→ **Assignment**
Would you repeat every line of the material exactly?

→ **The data**

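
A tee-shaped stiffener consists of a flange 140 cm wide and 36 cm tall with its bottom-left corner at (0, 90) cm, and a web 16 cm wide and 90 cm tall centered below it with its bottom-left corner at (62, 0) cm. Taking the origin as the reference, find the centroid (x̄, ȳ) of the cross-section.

Part | A | x̄ᵢ | ȳᵢ | A·x̄ᵢ | A·ȳᵢ
web | 1440.00 | 70.00 | 45.00 | 100800.00 | 64800.00
flange | 5040.00 | 70.00 | 108.00 | 352800.00 | 544320.00
Σ | 6480.00 |  |  | 453600.00 | 609120.00
x̄ = 453600.00 / 6480.00 = 70.00 cm
ȳ = 609120.00 / 6480.00 = 94.00 cm

x̄ = 70.00 cm, ȳ = 94.00 cm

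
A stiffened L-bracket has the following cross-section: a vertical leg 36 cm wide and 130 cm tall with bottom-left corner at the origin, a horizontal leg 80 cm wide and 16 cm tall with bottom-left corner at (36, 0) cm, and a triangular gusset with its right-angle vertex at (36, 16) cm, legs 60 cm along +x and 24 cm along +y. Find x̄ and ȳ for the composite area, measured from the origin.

x̄ = 33.21 cm, ȳ = 49.66 cm

vertical leg: A = 36 × 130 = 4680.00, centroid at (18.00, 65.00).
horizontal leg: A = 80 × 16 = 1280.00, centroid at (76.00, 8.00).
gusset: A = ½·60·24 = 720.00, centroid at (56.00, 24.00).
ΣA = 6680.00 cm², ΣAx̄ = 221840.00 cm³, ΣAȳ = 331720.00 cm³.
x̄ = 221840.00/6680.00 = 33.21 cm; ȳ = 331720.00/6680.00 = 49.66 cm.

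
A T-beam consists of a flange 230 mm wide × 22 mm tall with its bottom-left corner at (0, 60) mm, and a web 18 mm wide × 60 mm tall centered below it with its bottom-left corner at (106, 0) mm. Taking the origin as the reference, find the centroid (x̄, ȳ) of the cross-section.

web: A = 18 × 60 = 1080.00, centroid at (115.00, 30.00).
flange: A = 230 × 22 = 5060.00, centroid at (115.00, 71.00).
ΣA = 6140.00 mm², ΣAx̄ = 706100.00 mm³, ΣAȳ = 391660.00 mm³.
x̄ = 706100.00/6140.00 = 115.00 mm; ȳ = 391660.00/6140.00 = 63.79 mm.

x̄ = 115.00 mm, ȳ = 63.79 mm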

→ **Exercise solution**
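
A tee-shaped stiffener consists of a flange 140 cm wide and 36 cm tall with its bottom-left corner at (0, 90) cm, and a web 16 cm wide and 90 cm tall centered below it with its bottom-left corner at (62, 0) cm. Taking the origin as the reference, find the centroid (x̄, ȳ) of the cross-section.

Part | A | x̄ᵢ | ȳᵢ | A·x̄ᵢ | A·ȳᵢ
web | 1440.00 | 70.00 | 45.00 | 100800.00 | 64800.00
flange | 5040.00 | 70.00 | 108.00 | 352800.00 | 544320.00
Σ | 6480.00 |  |  | 453600.00 | 609120.00
x̄ = 453600.00 / 6480.00 = 70.00 cm
ȳ = 609120.00 / 6480.00 = 94.00 cm

x̄ = 70.00 cm, ȳ = 94.00 cm

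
A stiffened L-bracket has the following cross-section: a vertical leg 36 cm wide and 130 cm tall with bottom-left corner at the origin, a horizontal leg 80 cm wide and 16 cm tall with bottom-left corner at (36, 0) cm, and a triangular gusset with its right-angle vertex at (36, 16) cm, legs 60 cm along +x and 24 cm along +y. Find x̄ and ȳ for the composite area, measured from the origin.

x̄ = 33.21 cm, ȳ = 49.66 cm

vertical leg: A = 36 × 130 = 4680.00, centroid at (18.00, 65.00).
horizontal leg: A = 80 × 16 = 1280.00, centroid at (76.00, 8.00).
gusset: A = ½·60·24 = 720.00, centroid at (56.00, 24.00).
ΣA = 6680.00 cm², ΣAx̄ = 221840.00 cm³, ΣAȳ = 331720.00 cm³.
x̄ = 221840.00/6680.00 = 33.21 cm; ȳ = 331720.00/6680.00 = 49.66 cm.

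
A T-beam consists of a flange 230 mm wide × 22 mm tall with its bottom-left corner at (0, 60) mm, and a web 18 mm wide × 60 mm tall centered below it with its bottom-left corner at (106, 0) mm. Taking the origin as the reference, find the centroid (x̄, ȳ) of the cross-section.

web: A = 18 × 60 = 1080.00, centroid at (115.00, 30.00).
flange: A = 230 × 22 = 5060.00, centroid at (115.00, 71.00).
ΣA = 6140.00 mm², ΣAx̄ = 706100.00 mm³, ΣAȳ = 391660.00 mm³.
x̄ = 706100.00/6140.00 = 115.00 mm; ȳ = 391660.00/6140.00 = 63.79 mm.

x̄ = 115.00 mm, ȳ = 63.79 mm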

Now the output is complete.